──────── Records for the task ────────
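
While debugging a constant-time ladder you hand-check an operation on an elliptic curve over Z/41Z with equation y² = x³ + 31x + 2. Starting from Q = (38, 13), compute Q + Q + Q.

Repeated addition: build up to 3Q.
2Q: tangent at (38, 13): λ = (3·38² + 31)/(2·13) ≡ 17/26. 26⁻¹ ≡ 30 (mod 41), so λ ≡ 17·30 ≡ 18.
  x = λ² - 38 - 38 = 324 - 76 ≡ 2; y = λ·(38 - 2) - 13 ≡ 20. → (2, 20)
3Q: (2, 20) + (38, 13). λ = (13 - 20)/(38 - 2) ≡ 34/36 mod 41. 36⁻¹ ≡ 8 (mod 41) since 36·8 = 288 ≡ 1, so λ ≡ 26.
  x = λ² - 2 - 38 = 676 - 40 ≡ 21; y = λ·(2 - 21) - 20 ≡ 19. → (21, 19)

(21, 19)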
────────
None of the records may be omitted or altered when they are given again.

### [Solution to the problem]
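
While debugging a constant-time ladder you hand-check an operation on an elliptic curve over Z/41Z with equation y² = x³ + 31x + 2. Starting from Q = (38, 13), compute Q + Q + Q.

Repeated addition: build up to 3Q.
2Q: tangent at (38, 13): λ = (3·38² + 31)/(2·13) ≡ 17/26. 26⁻¹ ≡ 30 (mod 41), so λ ≡ 17·30 ≡ 18.
  x = λ² - 38 - 38 = 324 - 76 ≡ 2; y = λ·(38 - 2) - 13 ≡ 20. → (2, 20)
3Q: (2, 20) + (38, 13). λ = (13 - 20)/(38 - 2) ≡ 34/36 mod 41. 36⁻¹ ≡ 8 (mod 41) since 36·8 = 288 ≡ 1, so λ ≡ 26.
  x = λ² - 2 - 38 = 676 - 40 ≡ 21; y = λ·(2 - 21) - 20 ≡ 19. → (21, 19)

(21, 19)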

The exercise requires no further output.